§ **Records for this exercise**:
______

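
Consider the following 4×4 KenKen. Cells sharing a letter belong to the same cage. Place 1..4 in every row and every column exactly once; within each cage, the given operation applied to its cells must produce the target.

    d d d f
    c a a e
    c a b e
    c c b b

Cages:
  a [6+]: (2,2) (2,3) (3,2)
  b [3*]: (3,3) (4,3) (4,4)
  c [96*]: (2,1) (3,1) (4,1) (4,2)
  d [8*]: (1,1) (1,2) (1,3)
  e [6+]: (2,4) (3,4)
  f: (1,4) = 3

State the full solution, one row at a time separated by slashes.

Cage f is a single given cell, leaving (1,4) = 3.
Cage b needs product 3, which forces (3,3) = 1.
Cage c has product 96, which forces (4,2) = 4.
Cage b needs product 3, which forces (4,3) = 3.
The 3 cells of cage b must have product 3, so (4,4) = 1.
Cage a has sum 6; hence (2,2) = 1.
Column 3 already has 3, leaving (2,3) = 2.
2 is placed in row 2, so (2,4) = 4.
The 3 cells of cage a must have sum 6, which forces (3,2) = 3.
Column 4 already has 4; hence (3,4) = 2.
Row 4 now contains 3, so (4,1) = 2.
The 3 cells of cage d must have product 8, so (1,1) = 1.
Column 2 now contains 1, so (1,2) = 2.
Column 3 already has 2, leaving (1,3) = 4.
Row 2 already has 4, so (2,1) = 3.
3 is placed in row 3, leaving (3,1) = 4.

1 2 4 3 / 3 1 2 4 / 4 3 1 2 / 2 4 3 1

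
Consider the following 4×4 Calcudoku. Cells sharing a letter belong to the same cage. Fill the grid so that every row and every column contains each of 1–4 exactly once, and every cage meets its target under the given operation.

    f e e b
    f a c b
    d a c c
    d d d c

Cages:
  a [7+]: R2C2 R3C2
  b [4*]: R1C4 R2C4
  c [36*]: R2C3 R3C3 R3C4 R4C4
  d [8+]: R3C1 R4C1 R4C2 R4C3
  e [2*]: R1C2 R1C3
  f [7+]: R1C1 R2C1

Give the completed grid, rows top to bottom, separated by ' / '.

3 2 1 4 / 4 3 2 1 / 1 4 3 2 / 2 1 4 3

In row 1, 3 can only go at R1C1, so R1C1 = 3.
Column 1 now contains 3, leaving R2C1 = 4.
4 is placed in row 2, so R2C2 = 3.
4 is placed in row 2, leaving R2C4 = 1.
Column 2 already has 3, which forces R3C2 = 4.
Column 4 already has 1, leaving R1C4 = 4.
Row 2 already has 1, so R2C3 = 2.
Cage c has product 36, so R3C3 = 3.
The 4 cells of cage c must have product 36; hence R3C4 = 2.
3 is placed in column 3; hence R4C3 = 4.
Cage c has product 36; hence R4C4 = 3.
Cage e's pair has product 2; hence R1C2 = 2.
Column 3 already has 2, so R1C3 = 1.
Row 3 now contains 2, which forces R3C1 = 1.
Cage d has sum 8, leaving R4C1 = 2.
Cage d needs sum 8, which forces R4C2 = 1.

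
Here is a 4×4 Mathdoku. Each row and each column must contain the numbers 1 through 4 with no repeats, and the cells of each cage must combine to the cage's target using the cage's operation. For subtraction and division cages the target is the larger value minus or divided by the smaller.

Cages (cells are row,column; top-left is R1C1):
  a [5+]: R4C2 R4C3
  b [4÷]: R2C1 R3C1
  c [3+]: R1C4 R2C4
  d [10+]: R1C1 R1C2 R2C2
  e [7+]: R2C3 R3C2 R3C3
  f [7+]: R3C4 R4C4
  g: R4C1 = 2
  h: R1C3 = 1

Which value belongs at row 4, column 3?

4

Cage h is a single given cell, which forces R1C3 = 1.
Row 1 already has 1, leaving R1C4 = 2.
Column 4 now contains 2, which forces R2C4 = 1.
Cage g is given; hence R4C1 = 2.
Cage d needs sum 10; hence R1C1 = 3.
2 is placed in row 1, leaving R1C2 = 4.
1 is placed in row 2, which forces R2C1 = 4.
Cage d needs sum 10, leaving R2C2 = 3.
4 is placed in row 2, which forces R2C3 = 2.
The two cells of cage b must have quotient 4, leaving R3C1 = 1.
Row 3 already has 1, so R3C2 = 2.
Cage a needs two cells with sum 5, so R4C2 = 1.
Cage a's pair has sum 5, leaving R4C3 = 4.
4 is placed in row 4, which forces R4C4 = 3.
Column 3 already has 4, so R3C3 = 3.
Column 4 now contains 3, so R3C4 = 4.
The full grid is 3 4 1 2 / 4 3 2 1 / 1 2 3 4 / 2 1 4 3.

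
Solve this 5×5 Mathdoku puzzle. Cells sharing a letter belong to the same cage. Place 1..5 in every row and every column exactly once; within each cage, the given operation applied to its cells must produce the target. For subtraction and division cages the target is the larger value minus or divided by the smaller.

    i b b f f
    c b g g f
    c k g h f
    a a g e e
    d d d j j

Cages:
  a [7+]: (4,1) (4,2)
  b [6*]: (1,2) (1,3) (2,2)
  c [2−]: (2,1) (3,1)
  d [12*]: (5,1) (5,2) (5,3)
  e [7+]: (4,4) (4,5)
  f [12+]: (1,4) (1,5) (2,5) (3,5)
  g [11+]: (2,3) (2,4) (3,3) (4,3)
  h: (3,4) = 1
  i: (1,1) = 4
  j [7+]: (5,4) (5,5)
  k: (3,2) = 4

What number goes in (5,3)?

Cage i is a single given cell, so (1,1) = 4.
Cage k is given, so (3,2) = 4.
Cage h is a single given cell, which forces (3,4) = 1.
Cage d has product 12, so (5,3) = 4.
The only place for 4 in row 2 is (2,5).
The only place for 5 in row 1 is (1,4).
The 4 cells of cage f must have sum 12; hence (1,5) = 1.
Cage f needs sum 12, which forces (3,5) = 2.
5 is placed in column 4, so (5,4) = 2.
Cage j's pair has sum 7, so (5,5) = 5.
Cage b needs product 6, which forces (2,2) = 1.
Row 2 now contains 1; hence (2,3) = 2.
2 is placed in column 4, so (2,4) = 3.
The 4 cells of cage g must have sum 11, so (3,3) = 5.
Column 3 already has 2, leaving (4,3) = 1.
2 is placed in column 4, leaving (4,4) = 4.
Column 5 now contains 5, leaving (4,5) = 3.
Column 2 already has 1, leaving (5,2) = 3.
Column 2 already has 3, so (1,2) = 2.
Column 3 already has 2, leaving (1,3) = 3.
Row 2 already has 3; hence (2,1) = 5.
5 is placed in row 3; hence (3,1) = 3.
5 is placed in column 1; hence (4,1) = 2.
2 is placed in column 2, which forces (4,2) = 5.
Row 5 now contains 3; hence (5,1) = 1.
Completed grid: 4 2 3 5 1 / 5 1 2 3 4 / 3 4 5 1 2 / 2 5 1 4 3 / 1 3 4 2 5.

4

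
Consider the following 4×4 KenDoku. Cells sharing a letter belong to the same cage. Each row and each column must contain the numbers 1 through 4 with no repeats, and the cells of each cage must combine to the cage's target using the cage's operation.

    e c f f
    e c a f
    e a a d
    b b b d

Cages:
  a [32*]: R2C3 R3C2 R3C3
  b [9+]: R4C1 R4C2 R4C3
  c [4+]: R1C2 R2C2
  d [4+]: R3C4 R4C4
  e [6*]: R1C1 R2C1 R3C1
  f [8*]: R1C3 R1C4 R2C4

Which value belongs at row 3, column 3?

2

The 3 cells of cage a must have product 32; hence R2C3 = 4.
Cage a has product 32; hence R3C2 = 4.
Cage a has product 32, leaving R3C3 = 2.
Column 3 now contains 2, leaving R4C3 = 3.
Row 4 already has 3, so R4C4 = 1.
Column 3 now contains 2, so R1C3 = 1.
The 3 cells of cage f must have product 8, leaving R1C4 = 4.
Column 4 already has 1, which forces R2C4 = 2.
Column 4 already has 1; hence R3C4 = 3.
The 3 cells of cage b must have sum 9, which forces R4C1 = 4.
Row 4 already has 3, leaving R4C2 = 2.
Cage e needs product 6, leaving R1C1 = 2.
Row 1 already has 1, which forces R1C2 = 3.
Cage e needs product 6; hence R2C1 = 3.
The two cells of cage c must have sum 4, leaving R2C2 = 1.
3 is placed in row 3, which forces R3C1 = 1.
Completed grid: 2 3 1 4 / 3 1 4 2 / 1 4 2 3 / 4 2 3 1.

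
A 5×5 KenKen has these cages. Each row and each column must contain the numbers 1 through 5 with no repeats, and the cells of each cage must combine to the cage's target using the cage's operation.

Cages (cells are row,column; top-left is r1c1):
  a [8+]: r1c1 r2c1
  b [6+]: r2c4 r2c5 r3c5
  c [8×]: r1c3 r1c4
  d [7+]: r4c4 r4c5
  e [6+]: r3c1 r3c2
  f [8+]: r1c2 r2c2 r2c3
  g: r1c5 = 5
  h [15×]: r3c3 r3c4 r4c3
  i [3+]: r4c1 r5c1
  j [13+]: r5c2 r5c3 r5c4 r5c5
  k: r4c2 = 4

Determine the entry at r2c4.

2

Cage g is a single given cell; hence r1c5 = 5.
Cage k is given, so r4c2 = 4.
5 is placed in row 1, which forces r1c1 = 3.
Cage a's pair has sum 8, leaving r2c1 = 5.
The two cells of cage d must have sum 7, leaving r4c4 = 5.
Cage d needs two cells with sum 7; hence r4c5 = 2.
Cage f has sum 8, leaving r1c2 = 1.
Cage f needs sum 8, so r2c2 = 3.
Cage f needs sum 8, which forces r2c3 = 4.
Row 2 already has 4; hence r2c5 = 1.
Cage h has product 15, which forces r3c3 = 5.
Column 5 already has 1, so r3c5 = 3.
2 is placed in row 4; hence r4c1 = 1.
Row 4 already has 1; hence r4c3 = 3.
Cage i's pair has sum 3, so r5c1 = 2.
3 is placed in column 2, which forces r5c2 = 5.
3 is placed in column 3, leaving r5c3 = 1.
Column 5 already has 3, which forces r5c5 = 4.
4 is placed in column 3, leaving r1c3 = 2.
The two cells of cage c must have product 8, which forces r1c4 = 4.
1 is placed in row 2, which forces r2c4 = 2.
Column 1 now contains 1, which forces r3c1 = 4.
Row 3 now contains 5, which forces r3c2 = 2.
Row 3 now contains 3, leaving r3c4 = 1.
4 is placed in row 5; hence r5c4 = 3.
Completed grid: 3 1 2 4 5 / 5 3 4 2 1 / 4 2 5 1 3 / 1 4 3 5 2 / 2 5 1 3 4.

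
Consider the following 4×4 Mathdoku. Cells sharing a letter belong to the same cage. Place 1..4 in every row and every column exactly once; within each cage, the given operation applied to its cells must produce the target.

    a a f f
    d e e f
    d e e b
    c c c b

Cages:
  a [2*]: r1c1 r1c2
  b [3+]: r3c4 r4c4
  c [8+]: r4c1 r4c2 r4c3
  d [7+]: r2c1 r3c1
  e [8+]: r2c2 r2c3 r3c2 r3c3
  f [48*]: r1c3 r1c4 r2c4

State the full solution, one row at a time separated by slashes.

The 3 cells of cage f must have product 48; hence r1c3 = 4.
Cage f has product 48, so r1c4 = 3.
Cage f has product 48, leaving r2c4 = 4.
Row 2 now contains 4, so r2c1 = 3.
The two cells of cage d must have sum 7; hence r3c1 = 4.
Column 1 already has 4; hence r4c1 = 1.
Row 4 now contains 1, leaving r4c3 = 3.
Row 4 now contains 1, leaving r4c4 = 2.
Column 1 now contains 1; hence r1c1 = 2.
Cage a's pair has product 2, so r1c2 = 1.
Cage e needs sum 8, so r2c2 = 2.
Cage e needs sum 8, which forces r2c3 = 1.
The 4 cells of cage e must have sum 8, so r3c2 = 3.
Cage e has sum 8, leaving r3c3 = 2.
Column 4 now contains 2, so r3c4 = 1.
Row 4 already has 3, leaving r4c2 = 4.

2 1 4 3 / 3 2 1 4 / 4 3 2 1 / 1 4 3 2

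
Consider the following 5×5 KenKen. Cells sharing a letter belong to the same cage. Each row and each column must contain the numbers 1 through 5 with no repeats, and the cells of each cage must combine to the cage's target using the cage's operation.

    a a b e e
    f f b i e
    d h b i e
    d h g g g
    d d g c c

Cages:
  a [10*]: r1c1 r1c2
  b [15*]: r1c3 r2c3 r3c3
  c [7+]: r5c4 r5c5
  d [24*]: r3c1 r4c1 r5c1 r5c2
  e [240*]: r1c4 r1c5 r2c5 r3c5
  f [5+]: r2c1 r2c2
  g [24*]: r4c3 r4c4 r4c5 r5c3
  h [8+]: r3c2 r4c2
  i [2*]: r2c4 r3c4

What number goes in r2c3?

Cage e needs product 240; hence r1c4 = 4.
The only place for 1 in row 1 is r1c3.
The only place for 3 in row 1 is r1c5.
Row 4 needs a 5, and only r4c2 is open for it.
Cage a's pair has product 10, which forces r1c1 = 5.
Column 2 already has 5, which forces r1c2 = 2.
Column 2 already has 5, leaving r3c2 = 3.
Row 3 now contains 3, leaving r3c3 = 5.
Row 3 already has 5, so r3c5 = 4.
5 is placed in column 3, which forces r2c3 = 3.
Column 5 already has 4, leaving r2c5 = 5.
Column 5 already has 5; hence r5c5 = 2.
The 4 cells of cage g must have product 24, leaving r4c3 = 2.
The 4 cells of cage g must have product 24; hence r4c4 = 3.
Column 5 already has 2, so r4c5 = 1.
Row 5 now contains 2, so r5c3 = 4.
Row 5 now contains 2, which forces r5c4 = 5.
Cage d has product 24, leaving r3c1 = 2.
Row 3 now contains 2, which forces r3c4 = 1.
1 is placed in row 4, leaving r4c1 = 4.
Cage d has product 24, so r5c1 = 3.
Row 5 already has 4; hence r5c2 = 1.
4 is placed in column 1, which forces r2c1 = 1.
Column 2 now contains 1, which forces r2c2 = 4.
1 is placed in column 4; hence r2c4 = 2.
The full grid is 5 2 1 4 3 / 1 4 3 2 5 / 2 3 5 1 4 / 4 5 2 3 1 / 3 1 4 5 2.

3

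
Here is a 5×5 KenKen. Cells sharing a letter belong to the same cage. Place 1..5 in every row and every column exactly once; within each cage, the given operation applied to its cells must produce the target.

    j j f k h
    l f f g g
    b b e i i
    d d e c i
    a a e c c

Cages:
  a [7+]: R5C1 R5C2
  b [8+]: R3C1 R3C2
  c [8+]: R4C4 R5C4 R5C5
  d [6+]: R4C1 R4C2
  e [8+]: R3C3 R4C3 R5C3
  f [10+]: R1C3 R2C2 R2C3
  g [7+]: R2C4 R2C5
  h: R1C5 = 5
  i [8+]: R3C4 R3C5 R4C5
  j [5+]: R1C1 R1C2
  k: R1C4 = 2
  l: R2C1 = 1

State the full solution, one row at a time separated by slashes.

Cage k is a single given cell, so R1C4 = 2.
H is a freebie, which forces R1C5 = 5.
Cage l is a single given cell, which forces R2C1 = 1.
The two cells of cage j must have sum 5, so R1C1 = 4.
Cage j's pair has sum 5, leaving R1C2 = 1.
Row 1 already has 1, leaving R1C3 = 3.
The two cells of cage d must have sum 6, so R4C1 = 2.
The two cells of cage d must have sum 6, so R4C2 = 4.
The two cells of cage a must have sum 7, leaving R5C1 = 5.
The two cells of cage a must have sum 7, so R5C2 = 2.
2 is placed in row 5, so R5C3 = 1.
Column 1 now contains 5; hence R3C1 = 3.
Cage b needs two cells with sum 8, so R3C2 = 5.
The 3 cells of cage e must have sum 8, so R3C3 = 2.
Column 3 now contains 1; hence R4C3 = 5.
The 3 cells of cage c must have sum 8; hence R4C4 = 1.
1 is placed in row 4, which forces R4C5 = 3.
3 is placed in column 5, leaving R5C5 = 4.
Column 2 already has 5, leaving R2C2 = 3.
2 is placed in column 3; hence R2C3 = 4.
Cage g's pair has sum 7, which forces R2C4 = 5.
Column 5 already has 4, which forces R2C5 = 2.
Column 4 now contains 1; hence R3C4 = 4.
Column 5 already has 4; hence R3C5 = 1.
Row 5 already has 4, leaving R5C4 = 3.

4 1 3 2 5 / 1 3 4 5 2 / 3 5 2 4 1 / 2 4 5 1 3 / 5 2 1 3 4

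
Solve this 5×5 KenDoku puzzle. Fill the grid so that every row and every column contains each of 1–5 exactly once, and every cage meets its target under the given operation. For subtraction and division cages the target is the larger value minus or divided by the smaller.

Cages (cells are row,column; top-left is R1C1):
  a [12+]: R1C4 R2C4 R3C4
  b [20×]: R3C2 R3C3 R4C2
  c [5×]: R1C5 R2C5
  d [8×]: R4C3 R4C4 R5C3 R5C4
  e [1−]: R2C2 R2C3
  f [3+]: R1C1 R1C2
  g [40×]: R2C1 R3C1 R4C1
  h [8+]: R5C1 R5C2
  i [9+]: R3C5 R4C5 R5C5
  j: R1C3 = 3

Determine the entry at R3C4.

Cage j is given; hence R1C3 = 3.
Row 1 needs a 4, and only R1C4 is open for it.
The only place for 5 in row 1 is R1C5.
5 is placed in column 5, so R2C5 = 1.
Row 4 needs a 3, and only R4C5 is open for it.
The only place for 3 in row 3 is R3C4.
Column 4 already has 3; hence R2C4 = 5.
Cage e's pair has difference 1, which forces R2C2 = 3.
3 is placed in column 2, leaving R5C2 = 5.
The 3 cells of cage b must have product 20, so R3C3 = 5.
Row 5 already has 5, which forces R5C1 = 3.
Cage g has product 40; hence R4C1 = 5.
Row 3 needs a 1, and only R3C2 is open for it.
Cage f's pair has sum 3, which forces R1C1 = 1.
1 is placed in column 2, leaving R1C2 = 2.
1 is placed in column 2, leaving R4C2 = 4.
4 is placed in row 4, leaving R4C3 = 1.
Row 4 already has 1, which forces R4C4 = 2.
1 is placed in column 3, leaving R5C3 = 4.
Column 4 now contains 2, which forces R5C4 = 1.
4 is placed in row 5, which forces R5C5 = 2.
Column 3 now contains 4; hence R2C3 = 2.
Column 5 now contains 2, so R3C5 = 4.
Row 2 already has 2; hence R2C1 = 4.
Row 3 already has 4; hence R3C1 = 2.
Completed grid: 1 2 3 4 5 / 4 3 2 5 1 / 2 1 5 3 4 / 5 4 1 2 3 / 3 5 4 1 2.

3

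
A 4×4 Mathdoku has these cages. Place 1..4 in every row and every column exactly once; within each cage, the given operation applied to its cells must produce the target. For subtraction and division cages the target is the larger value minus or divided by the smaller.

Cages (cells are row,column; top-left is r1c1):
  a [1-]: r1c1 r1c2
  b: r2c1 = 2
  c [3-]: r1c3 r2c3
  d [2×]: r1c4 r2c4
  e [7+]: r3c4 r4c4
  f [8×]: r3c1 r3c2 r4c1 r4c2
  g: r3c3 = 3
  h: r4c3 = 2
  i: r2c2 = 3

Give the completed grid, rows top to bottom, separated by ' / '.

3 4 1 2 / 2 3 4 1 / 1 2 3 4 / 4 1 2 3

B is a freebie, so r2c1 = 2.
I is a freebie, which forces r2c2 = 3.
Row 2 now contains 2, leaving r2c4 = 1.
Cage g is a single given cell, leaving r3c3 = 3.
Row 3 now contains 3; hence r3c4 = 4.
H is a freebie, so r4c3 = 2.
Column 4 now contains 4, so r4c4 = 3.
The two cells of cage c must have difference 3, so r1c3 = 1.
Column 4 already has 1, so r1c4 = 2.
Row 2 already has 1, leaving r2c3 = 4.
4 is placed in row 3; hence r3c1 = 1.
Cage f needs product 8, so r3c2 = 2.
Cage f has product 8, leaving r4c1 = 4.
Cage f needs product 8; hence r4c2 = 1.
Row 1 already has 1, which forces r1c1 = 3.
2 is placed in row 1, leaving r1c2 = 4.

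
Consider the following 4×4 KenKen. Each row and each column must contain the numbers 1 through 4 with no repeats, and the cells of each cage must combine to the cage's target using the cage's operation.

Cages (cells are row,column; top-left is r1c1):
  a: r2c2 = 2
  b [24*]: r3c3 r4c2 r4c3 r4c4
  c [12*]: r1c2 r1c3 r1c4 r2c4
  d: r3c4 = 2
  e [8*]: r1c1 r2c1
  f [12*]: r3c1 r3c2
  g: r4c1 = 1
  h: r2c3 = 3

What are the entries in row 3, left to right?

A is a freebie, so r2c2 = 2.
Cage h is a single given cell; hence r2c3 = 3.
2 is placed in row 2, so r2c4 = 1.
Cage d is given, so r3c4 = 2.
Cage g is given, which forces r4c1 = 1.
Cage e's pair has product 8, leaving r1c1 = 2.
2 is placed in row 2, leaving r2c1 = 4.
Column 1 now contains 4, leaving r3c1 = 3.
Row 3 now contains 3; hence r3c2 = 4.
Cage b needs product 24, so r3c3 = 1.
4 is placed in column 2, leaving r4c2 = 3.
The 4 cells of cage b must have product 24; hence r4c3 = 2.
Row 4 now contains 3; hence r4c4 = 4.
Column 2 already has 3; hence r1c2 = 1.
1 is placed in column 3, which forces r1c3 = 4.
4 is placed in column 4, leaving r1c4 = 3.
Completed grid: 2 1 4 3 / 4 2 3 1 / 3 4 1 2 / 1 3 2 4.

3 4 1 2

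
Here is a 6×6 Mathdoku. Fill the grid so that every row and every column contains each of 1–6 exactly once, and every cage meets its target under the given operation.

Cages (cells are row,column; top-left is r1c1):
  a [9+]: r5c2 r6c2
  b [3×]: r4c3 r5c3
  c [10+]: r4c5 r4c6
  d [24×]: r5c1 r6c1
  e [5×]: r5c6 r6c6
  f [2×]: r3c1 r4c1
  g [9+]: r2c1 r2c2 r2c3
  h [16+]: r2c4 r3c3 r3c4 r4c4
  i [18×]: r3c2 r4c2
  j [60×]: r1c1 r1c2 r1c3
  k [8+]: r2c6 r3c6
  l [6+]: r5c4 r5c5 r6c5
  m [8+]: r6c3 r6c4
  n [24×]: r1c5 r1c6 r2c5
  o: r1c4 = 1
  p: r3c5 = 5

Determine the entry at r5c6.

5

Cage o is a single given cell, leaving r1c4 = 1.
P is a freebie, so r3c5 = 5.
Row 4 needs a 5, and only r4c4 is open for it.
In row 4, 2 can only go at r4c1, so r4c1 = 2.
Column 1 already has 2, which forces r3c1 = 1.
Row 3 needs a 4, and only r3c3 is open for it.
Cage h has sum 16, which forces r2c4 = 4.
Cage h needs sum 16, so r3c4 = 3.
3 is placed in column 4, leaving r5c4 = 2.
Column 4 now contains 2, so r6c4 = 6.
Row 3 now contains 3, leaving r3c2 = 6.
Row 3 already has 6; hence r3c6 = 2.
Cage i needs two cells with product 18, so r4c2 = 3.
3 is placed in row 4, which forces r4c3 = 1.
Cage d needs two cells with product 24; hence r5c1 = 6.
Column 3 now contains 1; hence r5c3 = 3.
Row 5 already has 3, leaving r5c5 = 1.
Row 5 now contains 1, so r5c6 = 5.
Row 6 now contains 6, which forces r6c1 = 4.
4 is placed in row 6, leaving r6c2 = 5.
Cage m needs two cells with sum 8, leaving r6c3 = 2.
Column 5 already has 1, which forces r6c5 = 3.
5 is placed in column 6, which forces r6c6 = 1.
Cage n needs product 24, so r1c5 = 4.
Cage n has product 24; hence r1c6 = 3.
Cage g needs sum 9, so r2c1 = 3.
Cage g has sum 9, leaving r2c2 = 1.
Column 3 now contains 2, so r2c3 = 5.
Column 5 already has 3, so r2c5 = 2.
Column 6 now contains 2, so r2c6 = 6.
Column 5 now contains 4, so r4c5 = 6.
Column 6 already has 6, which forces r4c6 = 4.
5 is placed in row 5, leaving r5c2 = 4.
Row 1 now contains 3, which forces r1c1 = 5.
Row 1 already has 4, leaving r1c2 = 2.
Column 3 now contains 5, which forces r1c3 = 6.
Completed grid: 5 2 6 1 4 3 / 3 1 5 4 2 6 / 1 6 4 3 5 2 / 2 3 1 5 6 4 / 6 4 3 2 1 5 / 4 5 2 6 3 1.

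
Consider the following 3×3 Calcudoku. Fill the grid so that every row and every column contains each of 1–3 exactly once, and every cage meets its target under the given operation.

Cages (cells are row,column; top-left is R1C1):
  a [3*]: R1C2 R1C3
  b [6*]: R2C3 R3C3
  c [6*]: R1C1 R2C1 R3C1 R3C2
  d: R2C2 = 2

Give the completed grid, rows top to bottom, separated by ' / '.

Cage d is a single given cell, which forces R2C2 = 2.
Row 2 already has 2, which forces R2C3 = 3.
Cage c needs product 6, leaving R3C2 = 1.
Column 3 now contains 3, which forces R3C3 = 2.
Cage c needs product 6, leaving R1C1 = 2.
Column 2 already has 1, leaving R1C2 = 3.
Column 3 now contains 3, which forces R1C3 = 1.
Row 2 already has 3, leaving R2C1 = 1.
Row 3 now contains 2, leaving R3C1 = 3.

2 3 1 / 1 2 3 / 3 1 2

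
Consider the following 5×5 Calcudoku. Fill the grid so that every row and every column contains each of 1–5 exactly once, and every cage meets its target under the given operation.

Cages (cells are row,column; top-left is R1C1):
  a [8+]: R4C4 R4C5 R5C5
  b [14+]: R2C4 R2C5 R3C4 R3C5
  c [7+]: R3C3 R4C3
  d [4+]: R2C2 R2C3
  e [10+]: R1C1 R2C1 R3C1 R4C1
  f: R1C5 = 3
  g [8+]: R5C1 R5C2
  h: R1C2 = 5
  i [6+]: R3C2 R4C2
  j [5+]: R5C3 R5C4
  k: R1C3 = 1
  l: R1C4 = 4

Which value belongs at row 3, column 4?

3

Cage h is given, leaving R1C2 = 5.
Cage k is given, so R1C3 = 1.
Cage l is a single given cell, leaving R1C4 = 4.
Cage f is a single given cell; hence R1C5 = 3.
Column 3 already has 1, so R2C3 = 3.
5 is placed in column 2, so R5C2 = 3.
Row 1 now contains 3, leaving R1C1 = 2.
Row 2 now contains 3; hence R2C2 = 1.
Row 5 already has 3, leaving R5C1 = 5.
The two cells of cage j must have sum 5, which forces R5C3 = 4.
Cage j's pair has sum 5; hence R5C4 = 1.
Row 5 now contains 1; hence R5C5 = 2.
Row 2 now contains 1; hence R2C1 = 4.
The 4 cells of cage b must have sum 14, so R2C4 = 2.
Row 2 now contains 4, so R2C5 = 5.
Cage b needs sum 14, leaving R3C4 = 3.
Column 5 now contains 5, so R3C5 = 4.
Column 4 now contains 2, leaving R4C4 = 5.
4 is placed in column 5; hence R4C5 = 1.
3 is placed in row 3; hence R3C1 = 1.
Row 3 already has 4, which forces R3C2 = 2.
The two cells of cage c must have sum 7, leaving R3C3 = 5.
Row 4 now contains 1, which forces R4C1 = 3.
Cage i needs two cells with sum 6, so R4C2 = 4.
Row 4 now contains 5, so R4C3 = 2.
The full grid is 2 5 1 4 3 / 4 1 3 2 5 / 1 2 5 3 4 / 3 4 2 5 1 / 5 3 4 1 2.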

______

§ **Work task**: Your task is to reproduce exactly the lines that begin at the line containing "c [7+]: R3C3 R4C3" and end at the final line of the data above.

§ **Response**:
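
  c [7+]: R3C3 R4C3
  d [4+]: R2C2 R2C3
  e [10+]: R1C1 R2C1 R3C1 R4C1
  f: R1C5 = 3
  g [8+]: R5C1 R5C2
  h: R1C2 = 5
  i [6+]: R3C2 R4C2
  j [5+]: R5C3 R5C4
  k: R1C3 = 1
  l: R1C4 = 4

Which value belongs at row 3, column 4?

3

Cage h is given, leaving R1C2 = 5.
Cage k is given, so R1C3 = 1.
Cage l is a single given cell, leaving R1C4 = 4.
Cage f is a single given cell; hence R1C5 = 3.
Column 3 already has 1, so R2C3 = 3.
5 is placed in column 2, so R5C2 = 3.
Row 1 now contains 3, leaving R1C1 = 2.
Row 2 now contains 3; hence R2C2 = 1.
Row 5 already has 3, leaving R5C1 = 5.
The two cells of cage j must have sum 5, which forces R5C3 = 4.
Cage j's pair has sum 5; hence R5C4 = 1.
Row 5 now contains 1; hence R5C5 = 2.
Row 2 now contains 1; hence R2C1 = 4.
The 4 cells of cage b must have sum 14, so R2C4 = 2.
Row 2 now contains 4, so R2C5 = 5.
Cage b needs sum 14, leaving R3C4 = 3.
Column 5 now contains 5, so R3C5 = 4.
Column 4 now contains 2, leaving R4C4 = 5.
4 is placed in column 5; hence R4C5 = 1.
3 is placed in row 3; hence R3C1 = 1.
Row 3 already has 4, which forces R3C2 = 2.
The two cells of cage c must have sum 7, leaving R3C3 = 5.
Row 4 now contains 1, which forces R4C1 = 3.
Cage i needs two cells with sum 6, so R4C2 = 4.
Row 4 now contains 5, so R4C3 = 2.
The full grid is 2 5 1 4 3 / 4 1 3 2 5 / 1 2 5 3 4 / 3 4 2 5 1 / 5 3 4 1 2.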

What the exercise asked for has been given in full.